BEGIN SUPPLIED INFORMATION
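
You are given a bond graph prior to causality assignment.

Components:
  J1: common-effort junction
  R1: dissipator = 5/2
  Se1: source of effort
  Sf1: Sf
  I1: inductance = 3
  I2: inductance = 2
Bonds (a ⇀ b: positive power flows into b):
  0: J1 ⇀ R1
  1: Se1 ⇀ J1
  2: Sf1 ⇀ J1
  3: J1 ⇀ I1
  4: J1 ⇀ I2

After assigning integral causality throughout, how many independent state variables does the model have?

β1 stroke→J1  (source Se1 imposes e)
β2 stroke→Sf1  (Sf1: flow source, stroke at near end)
β0 stroke→R1  (J1 effort already set via bond 1)
β3 stroke→I1  (0-jn J1 has e-setter on 1)
β4 stroke→I2  (0-jn J1 has e-setter on 1)

2  (I1, I2 all integral)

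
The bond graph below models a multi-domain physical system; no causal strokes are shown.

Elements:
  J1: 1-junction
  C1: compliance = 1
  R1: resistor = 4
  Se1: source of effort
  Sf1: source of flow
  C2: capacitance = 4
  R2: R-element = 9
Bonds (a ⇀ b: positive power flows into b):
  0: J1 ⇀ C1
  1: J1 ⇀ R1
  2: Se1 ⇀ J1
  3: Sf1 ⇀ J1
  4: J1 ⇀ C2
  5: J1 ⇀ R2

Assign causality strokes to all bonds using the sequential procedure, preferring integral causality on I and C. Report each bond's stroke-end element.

bond 0 stroke→J1
bond 1 stroke→J1
bond 2 stroke→J1
bond 3 stroke→Sf1
bond 4 stroke→J1
bond 5 stroke→J1

bond 2 |J1  (Se1 fixes effort; stroke away)
bond 3 |Sf1  (Sf1: flow source, stroke at near end)
bond 0 |J1  (J1 flow already set via bond 3)
bond 1 |J1  (common-f at J1 fixed by 3)
bond 4 |J1  (J1: bond 3 brought flow, rest push out)
bond 5 |J1  (J1: bond 3 brought flow, rest push out)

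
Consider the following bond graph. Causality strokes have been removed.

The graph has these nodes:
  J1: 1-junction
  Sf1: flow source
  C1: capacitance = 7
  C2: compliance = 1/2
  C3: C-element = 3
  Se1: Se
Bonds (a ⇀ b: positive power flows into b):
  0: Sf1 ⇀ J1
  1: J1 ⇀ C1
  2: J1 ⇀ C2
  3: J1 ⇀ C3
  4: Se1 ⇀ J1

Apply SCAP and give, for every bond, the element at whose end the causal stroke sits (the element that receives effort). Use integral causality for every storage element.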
END SUPPLIED INFORMATION
AIM OF THE TASK
Having read the entries above, repeat them exactly.

TASK OUTPUT
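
You are given a bond graph prior to causality assignment.

Components:
  J1: common-effort junction
  R1: dissipator = 5/2
  Se1: source of effort
  Sf1: Sf
  I1: inductance = 3
  I2: inductance = 2
Bonds (a ⇀ b: positive power flows into b):
  0: J1 ⇀ R1
  1: Se1 ⇀ J1
  2: Sf1 ⇀ J1
  3: J1 ⇀ I1
  4: J1 ⇀ I2

After assigning integral causality throughout, how many independent state variables does the model have?

β1 stroke→J1  (source Se1 imposes e)
β2 stroke→Sf1  (Sf1: flow source, stroke at near end)
β0 stroke→R1  (J1 effort already set via bond 1)
β3 stroke→I1  (0-jn J1 has e-setter on 1)
β4 stroke→I2  (0-jn J1 has e-setter on 1)

2  (I1, I2 all integral)

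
The bond graph below models a multi-domain physical system; no causal strokes are shown.

Elements:
  J1: 1-junction
  C1: compliance = 1
  R1: resistor = 4
  Se1: source of effort
  Sf1: source of flow
  C2: capacitance = 4
  R2: R-element = 9
Bonds (a ⇀ b: positive power flows into b):
  0: J1 ⇀ C1
  1: J1 ⇀ R1
  2: Se1 ⇀ J1
  3: Sf1 ⇀ J1
  4: J1 ⇀ C2
  5: J1 ⇀ R2

Assign causality strokes to all bonds using the sequential procedure, preferring integral causality on I and C. Report each bond's stroke-end element.

bond 0 stroke→J1
bond 1 stroke→J1
bond 2 stroke→J1
bond 3 stroke→Sf1
bond 4 stroke→J1
bond 5 stroke→J1

bond 2 |J1  (Se1 fixes effort; stroke away)
bond 3 |Sf1  (Sf1: flow source, stroke at near end)
bond 0 |J1  (J1 flow already set via bond 3)
bond 1 |J1  (common-f at J1 fixed by 3)
bond 4 |J1  (J1: bond 3 brought flow, rest push out)
bond 5 |J1  (J1: bond 3 brought flow, rest push out)

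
Consider the following bond graph. Causality strokes have been removed.

The graph has these nodes:
  J1: 1-junction
  Sf1: flow source
  C1: capacitance = 7
  C2: compliance = 1/2
  C3: C-element = 3
  Se1: Se
Bonds (a ⇀ b: positive power flows into b):
  0: Sf1 ⇀ J1
  1: J1 ⇀ C1
  2: J1 ⇀ C2
  3: J1 ⇀ C3
  4: Se1 ⇀ J1

Apply SCAP and give, for every bond, the element at whose end the causal stroke sits (the element that receives effort). Use integral causality for every storage element.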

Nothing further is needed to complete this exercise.